▶ WORK ITEM
Reproduce, exactly and in full, only the lines below from the one containing "N_uptake: each unit" through the one containing "fruit_count = N_uptake + root_mass + 6".

▶ DATA
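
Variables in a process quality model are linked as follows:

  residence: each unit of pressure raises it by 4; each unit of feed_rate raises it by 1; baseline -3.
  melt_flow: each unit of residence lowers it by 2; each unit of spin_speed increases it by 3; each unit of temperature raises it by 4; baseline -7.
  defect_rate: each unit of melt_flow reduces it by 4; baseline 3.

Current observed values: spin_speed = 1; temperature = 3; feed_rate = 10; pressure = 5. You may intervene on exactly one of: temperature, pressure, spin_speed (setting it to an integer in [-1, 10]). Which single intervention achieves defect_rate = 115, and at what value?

Intervening on temperature: defect_rate = -16*temperature + 235. Reaching 115 requires temperature = 15/2, not an integer.
Intervening on pressure: defect_rate = 32*pressure + 27. Reaching 115 requires pressure = 11/4, not an integer.
Intervening on spin_speed: with other inputs at their observed values, defect_rate = -12*spin_speed + 199. Solving for 115 gives spin_speed = 7, within [-1, 10].

set spin_speed = 7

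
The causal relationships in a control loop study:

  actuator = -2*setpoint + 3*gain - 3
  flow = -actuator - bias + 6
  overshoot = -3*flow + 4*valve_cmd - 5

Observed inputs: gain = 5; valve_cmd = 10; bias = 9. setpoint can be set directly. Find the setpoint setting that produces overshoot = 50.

Substituting into the actuator equation gives actuator = -2*setpoint + 12.
So flow = 2*setpoint - 15.
Substituting into the overshoot equation gives overshoot = -6*setpoint + 80.
Solve -6*setpoint + 80 = 50: setpoint = (50 - 80) / -6 = 5.

setpoint = 5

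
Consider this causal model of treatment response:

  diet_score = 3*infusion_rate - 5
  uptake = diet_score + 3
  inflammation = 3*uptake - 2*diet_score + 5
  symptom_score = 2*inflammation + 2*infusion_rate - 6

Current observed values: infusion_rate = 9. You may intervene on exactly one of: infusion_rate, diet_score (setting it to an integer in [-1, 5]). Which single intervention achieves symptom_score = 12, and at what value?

Intervening on infusion_rate: with other inputs at their observed values, symptom_score = 8*infusion_rate + 12. Solving for 12 gives infusion_rate = 0, within [-1, 5].
Intervening on diet_score: symptom_score = 2*diet_score + 40. Reaching 12 requires diet_score = -14, outside [-1, 5].

set infusion_rate = 0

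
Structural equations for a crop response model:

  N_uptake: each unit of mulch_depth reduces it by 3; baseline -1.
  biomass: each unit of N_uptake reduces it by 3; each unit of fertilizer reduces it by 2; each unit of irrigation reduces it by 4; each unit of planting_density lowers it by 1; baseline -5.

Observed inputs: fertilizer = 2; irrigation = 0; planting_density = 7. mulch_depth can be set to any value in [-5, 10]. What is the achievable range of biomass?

-58 to 77

Substituting into the biomass equation gives biomass = 9*mulch_depth - 13.
Linear in mulch_depth, so extremes are at the endpoints: mulch_depth = -5 gives biomass = -58; mulch_depth = 10 gives biomass = 77.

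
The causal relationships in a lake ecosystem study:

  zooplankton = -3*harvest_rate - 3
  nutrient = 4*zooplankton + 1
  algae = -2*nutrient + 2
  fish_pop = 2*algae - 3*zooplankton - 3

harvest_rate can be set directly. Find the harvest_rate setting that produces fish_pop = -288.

harvest_rate = -6

Substituting into the nutrient equation gives nutrient = -12*harvest_rate - 11.
So algae = 24*harvest_rate + 24.
Substituting into the fish_pop equation gives fish_pop = 57*harvest_rate + 54.
Solve 57*harvest_rate + 54 = -288: harvest_rate = (-288 - 54) / 57 = -6.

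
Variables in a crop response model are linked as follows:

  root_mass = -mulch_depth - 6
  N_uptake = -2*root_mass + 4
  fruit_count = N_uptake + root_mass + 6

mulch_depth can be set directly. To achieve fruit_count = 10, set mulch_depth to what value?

Substituting into the N_uptake equation gives N_uptake = 2*mulch_depth + 16.
Substituting into the fruit_count equation gives fruit_count = mulch_depth + 16.
Solve mulch_depth + 16 = 10: mulch_depth = (10 - 16) / 1 = -6.

mulch_depth = -6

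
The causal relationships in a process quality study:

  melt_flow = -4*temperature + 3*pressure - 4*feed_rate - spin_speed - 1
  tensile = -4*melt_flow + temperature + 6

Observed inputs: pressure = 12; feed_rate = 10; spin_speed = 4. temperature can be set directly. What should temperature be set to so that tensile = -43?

temperature = -5

Substituting into the melt_flow equation gives melt_flow = -4*temperature - 9.
This gives tensile = 17*temperature + 42.
Solve 17*temperature + 42 = -43: temperature = (-43 - 42) / 17 = -5.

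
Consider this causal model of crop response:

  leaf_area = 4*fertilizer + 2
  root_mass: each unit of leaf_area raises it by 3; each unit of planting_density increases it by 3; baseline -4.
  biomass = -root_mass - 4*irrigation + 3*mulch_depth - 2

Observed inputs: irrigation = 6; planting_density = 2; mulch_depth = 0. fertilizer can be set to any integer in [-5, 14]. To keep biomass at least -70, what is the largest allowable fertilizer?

fertilizer = 3

Substituting into the root_mass equation gives root_mass = 12*fertilizer + 8.
So biomass = -12*fertilizer - 34.
Require -12*fertilizer - 34 ≥ -70, so fertilizer ≤ 3.
The largest integer in [-5, 14] satisfying this is 3.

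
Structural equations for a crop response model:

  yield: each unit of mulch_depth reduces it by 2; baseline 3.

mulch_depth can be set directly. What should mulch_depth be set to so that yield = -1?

Solve -2*mulch_depth + 3 = -1: mulch_depth = (-1 - 3) / -2 = 2.

mulch_depth = 2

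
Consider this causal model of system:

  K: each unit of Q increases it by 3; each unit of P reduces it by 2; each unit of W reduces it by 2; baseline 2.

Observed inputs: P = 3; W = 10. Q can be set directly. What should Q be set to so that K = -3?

Q = 7

Substituting into the K equation gives K = 3*Q - 24.
Solve 3*Q - 24 = -3: Q = (-3 + 24) / 3 = 7.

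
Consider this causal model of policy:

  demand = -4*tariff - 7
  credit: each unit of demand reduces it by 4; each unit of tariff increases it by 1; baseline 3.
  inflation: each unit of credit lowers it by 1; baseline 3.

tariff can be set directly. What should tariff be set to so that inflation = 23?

tariff = -3

Substituting into the credit equation gives credit = 17*tariff + 31.
Substituting into the inflation equation gives inflation = -17*tariff - 28.
Solve -17*tariff - 28 = 23: tariff = (23 + 28) / -17 = -3.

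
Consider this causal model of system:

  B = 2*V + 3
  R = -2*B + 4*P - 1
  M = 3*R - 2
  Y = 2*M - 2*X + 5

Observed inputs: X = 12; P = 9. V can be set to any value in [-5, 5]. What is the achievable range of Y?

Substituting into the R equation gives R = -4*V + 29.
Substituting into the M equation gives M = -12*V + 85.
Substituting into the Y equation gives Y = -24*V + 151.
Linear in V, so extremes are at the endpoints: V = -5 gives Y = 271; V = 5 gives Y = 31.

31 to 271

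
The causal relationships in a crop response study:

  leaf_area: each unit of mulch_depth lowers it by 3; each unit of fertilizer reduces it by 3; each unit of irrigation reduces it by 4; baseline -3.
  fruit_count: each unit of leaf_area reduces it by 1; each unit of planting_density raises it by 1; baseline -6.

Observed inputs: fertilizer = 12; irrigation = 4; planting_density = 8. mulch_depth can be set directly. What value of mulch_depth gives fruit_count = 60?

Substituting into the leaf_area equation gives leaf_area = -3*mulch_depth - 55.
Substituting into the fruit_count equation gives fruit_count = 3*mulch_depth + 57.
Solve 3*mulch_depth + 57 = 60: mulch_depth = (60 - 57) / 3 = 1.

mulch_depth = 1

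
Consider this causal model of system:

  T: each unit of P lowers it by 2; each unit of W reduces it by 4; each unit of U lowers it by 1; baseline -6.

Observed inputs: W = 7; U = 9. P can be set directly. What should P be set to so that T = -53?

P = 5

Substituting into the T equation gives T = -2*P - 43.
Solve -2*P - 43 = -53: P = (-53 + 43) / -2 = 5.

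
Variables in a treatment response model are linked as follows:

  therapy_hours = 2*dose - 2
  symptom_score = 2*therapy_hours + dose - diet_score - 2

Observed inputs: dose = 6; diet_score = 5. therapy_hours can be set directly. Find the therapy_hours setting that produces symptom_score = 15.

Intervening on therapy_hours fixes its value directly, overriding its dependence on dose.
Substituting into the symptom_score equation gives symptom_score = 2*therapy_hours - 1.
Solve 2*therapy_hours - 1 = 15: therapy_hours = (15 + 1) / 2 = 8.

therapy_hours = 8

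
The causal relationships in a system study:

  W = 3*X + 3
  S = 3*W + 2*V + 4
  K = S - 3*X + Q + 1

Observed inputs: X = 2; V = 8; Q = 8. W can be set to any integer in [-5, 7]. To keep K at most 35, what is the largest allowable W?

Intervening on W fixes its value directly, overriding its dependence on X.
Substituting into the S equation gives S = 3*W + 20.
K becomes 3*W + 23.
Require 3*W + 23 ≤ 35, so W ≤ 4.
The largest integer in [-5, 7] satisfying this is 4.

W = 4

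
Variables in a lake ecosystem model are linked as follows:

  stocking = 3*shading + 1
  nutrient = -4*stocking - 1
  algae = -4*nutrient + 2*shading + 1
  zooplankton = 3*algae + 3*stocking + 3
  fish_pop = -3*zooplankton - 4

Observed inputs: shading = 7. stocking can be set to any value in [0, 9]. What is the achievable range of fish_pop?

Intervening on stocking fixes its value directly, overriding its dependence on shading.
Substituting into the algae equation gives algae = 16*stocking + 19.
Substituting into the zooplankton equation gives zooplankton = 51*stocking + 60.
Substituting into the fish_pop equation gives fish_pop = -153*stocking - 184.
Linear in stocking, so extremes are at the endpoints: stocking = 0 gives fish_pop = -184; stocking = 9 gives fish_pop = -1561.

-1561 to -184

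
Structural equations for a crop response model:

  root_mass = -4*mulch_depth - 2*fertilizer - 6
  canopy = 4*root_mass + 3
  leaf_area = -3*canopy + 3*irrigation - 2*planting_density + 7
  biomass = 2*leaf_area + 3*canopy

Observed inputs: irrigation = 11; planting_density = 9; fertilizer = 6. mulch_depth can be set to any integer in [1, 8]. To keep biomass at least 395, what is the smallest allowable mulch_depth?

mulch_depth = 3

Substituting into the root_mass equation gives root_mass = -4*mulch_depth - 18.
Substituting into the canopy equation gives canopy = -16*mulch_depth - 69.
Substituting into the leaf_area equation gives leaf_area = 48*mulch_depth + 229.
So biomass = 48*mulch_depth + 251.
Require 48*mulch_depth + 251 ≥ 395, so mulch_depth ≥ 3.
The smallest integer in [1, 8] satisfying this is 3.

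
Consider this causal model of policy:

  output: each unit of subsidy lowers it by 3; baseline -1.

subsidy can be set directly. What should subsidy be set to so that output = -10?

Solve -3*subsidy - 1 = -10: subsidy = (-10 + 1) / -3 = 3.

subsidy = 3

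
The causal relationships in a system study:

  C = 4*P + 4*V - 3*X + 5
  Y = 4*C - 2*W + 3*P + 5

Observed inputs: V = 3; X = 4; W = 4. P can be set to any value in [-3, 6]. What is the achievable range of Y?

-40 to 131

Substituting into the C equation gives C = 4*P + 5.
Substituting into the Y equation gives Y = 19*P + 17.
Linear in P, so extremes are at the endpoints: P = -3 gives Y = -40; P = 6 gives Y = 131.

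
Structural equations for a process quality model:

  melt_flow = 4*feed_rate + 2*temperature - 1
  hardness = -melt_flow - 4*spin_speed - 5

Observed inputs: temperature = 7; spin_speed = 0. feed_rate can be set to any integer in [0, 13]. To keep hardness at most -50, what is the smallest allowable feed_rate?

feed_rate = 8

Substituting into the melt_flow equation gives melt_flow = 4*feed_rate + 13.
This gives hardness = -4*feed_rate - 18.
Require -4*feed_rate - 18 ≤ -50, so feed_rate ≥ 8.
The smallest integer in [0, 13] satisfying this is 8.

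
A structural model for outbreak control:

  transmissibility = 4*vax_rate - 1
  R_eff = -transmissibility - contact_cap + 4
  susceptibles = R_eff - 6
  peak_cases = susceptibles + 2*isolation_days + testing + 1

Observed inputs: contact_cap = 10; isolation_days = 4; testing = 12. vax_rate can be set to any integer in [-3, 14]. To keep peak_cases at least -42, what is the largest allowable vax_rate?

vax_rate = 13

Substituting into the R_eff equation gives R_eff = -4*vax_rate - 5.
susceptibles becomes -4*vax_rate - 11.
So peak_cases = -4*vax_rate + 10.
Require -4*vax_rate + 10 ≥ -42, so vax_rate ≤ 13.
The largest integer in [-3, 14] satisfying this is 13.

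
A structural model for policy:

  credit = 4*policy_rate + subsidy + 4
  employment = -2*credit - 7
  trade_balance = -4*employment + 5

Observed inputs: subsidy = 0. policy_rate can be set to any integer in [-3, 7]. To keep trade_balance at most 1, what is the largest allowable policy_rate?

Substituting into the credit equation gives credit = 4*policy_rate + 4.
Substituting into the employment equation gives employment = -8*policy_rate - 15.
trade_balance becomes 32*policy_rate + 65.
Require 32*policy_rate + 65 ≤ 1, so policy_rate ≤ -2.
The largest integer in [-3, 7] satisfying this is -2.

policy_rate = -2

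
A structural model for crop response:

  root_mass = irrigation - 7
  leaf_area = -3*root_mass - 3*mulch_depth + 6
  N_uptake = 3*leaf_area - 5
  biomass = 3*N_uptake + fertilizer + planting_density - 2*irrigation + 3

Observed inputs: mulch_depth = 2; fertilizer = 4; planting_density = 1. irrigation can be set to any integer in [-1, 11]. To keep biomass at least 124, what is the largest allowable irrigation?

irrigation = 2

Substituting into the leaf_area equation gives leaf_area = -3*irrigation + 21.
Substituting into the N_uptake equation gives N_uptake = -9*irrigation + 58.
biomass becomes -29*irrigation + 182.
Require -29*irrigation + 182 ≥ 124, so irrigation ≤ 2.
The largest integer in [-1, 11] satisfying this is 2.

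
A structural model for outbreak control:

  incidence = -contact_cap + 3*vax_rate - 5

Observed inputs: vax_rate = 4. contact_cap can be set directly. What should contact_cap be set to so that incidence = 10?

Substituting into the incidence equation gives incidence = -contact_cap + 7.
Solve -contact_cap + 7 = 10: contact_cap = (10 - 7) / -1 = -3.

contact_cap = -3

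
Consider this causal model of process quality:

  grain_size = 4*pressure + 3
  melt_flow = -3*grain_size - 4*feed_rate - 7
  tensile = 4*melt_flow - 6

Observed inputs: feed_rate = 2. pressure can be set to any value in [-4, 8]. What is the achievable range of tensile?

-486 to 90

Substituting into the melt_flow equation gives melt_flow = -12*pressure - 24.
This gives tensile = -48*pressure - 102.
Linear in pressure, so extremes are at the endpoints: pressure = -4 gives tensile = 90; pressure = 8 gives tensile = -486.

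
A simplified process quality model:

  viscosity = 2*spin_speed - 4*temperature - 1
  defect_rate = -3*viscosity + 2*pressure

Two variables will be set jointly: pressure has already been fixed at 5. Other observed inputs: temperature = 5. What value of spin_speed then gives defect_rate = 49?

spin_speed = 4

With pressure held at 5:
Substituting into the viscosity equation gives viscosity = 2*spin_speed - 21.
Substituting into the defect_rate equation gives defect_rate = -6*spin_speed + 73.
Solve -6*spin_speed + 73 = 49: spin_speed = (49 - 73) / -6 = 4.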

▶ RESPONSE
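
  N_uptake: each unit of mulch_depth reduces it by 3; baseline -1.
  biomass: each unit of N_uptake reduces it by 3; each unit of fertilizer reduces it by 2; each unit of irrigation reduces it by 4; each unit of planting_density lowers it by 1; baseline -5.

Observed inputs: fertilizer = 2; irrigation = 0; planting_density = 7. mulch_depth can be set to any value in [-5, 10]. What is the achievable range of biomass?

-58 to 77

Substituting into the biomass equation gives biomass = 9*mulch_depth - 13.
Linear in mulch_depth, so extremes are at the endpoints: mulch_depth = -5 gives biomass = -58; mulch_depth = 10 gives biomass = 77.

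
The causal relationships in a lake ecosystem study:

  zooplankton = -3*harvest_rate - 3
  nutrient = 4*zooplankton + 1
  algae = -2*nutrient + 2
  fish_pop = 2*algae - 3*zooplankton - 3

harvest_rate can be set directly. Find the harvest_rate setting that produces fish_pop = -288.

harvest_rate = -6

Substituting into the nutrient equation gives nutrient = -12*harvest_rate - 11.
So algae = 24*harvest_rate + 24.
Substituting into the fish_pop equation gives fish_pop = 57*harvest_rate + 54.
Solve 57*harvest_rate + 54 = -288: harvest_rate = (-288 - 54) / 57 = -6.

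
Variables in a crop response model are linked as follows:

  root_mass = -mulch_depth - 6
  N_uptake = -2*root_mass + 4
  fruit_count = N_uptake + root_mass + 6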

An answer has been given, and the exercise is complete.